Beginning with the line below that contains "Answer: -3211/20 ≈ -160.55" and ending with the line that contains "Answer: 1446433024/5483846809 ≈ 0.26376", copy every line exactly. Copy nothing else.
──────── DATA SHOWN ────────
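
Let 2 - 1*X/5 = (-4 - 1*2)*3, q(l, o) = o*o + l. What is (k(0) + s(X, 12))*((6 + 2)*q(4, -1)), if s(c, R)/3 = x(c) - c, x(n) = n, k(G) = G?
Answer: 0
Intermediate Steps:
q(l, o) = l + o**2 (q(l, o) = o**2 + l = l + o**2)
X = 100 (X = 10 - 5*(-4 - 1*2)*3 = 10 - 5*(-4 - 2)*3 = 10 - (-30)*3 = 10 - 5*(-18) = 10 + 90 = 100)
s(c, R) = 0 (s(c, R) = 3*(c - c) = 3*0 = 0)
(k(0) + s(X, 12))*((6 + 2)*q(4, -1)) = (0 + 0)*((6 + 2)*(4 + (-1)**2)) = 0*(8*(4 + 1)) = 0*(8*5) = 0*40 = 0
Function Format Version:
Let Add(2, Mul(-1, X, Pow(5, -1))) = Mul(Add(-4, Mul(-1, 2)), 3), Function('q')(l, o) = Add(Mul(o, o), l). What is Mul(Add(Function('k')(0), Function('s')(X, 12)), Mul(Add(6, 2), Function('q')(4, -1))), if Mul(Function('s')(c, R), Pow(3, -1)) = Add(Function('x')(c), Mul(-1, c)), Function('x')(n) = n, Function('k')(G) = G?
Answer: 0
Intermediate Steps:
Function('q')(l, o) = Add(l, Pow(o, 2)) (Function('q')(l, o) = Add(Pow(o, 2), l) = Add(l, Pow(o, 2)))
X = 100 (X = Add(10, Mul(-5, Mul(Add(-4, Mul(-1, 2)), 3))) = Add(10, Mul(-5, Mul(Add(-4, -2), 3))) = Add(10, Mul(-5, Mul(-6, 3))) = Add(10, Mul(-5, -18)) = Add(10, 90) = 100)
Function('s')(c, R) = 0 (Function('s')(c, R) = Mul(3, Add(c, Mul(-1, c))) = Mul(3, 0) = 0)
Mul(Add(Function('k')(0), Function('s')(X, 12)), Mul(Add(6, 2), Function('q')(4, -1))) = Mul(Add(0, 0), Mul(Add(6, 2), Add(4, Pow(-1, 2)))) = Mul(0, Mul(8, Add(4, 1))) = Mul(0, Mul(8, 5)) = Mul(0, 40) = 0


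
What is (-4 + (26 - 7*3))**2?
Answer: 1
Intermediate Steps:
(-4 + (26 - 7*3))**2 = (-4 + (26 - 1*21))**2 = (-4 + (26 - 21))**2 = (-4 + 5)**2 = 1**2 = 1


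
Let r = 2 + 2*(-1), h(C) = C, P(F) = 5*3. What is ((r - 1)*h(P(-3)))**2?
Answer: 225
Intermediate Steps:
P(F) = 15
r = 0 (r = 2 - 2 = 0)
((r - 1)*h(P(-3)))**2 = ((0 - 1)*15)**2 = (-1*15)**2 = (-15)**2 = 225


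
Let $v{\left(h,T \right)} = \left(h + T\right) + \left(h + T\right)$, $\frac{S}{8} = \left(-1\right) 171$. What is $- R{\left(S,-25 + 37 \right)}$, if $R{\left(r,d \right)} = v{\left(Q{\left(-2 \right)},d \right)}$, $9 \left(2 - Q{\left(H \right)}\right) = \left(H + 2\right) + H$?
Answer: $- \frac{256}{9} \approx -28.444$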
────────
──────── DATA SHOWN ────────
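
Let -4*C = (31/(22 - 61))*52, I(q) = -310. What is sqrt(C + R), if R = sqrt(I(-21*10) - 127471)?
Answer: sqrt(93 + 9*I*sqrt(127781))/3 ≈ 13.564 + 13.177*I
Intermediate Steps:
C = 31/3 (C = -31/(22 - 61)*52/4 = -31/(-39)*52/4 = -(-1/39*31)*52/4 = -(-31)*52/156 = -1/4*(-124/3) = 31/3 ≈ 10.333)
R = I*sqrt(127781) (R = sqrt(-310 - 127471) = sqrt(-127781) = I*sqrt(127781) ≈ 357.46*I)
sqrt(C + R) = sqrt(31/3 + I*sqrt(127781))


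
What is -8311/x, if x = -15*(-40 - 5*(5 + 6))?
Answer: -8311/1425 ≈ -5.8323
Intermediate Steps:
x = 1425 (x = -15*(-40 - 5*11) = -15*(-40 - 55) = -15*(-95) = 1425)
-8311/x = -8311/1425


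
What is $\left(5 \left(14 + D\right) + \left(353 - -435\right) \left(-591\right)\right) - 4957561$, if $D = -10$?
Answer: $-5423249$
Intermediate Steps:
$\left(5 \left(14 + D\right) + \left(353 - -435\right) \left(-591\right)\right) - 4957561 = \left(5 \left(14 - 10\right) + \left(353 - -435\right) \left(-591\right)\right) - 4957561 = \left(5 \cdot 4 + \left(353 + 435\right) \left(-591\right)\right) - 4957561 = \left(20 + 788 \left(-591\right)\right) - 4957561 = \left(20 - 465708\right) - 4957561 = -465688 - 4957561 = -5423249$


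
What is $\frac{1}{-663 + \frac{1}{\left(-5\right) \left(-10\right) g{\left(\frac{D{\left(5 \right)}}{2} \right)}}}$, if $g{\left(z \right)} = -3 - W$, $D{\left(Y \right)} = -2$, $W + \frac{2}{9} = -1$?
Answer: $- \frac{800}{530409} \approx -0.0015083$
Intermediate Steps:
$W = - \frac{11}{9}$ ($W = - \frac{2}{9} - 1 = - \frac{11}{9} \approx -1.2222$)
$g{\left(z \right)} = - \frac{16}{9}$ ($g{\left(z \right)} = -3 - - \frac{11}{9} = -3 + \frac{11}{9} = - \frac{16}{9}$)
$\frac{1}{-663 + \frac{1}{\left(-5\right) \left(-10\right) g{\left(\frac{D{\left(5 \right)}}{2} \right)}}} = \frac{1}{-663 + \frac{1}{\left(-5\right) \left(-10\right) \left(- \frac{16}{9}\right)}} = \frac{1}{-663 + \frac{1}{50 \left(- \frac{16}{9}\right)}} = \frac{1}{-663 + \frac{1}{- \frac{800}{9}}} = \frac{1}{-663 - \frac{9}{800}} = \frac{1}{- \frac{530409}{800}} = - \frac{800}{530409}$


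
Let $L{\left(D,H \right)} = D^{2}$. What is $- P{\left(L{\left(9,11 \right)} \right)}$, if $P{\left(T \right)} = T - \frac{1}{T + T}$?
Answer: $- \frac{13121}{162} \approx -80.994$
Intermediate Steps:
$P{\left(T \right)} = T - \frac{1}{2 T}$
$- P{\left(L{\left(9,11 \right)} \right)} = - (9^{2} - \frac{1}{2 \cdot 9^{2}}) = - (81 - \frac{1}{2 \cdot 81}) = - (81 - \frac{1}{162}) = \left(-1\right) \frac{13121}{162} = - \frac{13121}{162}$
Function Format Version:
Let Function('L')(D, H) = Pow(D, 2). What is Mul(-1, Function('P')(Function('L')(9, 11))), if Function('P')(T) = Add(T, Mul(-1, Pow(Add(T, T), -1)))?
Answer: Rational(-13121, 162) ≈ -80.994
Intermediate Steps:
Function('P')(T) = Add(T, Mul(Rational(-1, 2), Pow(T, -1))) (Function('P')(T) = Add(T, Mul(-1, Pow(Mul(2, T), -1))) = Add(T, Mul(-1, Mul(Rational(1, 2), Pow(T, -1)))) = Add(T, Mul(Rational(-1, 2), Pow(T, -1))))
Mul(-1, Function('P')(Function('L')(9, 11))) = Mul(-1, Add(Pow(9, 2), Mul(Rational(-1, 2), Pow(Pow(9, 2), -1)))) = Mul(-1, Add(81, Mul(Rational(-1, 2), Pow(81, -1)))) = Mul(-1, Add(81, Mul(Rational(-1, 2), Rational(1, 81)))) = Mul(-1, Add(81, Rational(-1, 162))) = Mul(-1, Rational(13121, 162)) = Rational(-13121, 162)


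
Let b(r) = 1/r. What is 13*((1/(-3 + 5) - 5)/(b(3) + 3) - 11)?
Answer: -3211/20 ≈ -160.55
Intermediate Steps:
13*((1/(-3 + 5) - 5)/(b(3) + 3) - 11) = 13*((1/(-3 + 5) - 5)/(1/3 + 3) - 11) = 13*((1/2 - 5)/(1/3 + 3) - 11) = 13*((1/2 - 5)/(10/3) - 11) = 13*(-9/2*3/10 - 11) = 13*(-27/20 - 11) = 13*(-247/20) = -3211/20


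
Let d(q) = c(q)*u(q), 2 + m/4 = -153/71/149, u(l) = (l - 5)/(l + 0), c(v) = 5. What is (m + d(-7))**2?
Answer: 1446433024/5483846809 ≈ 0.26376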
────────
● **RESULT**
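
Answer: -3211/20 ≈ -160.55
Intermediate Steps:
13*((1/(-3 + 5) - 5)/(b(3) + 3) - 11) = 13*((1/(-3 + 5) - 5)/(1/3 + 3) - 11) = 13*((1/2 - 5)/(1/3 + 3) - 11) = 13*((1/2 - 5)/(10/3) - 11) = 13*(-9/2*3/10 - 11) = 13*(-27/20 - 11) = 13*(-247/20) = -3211/20


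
Let d(q) = c(q)*u(q), 2 + m/4 = -153/71/149, u(l) = (l - 5)/(l + 0), c(v) = 5. What is (m + d(-7))**2?
Answer: 1446433024/5483846809 ≈ 0.26376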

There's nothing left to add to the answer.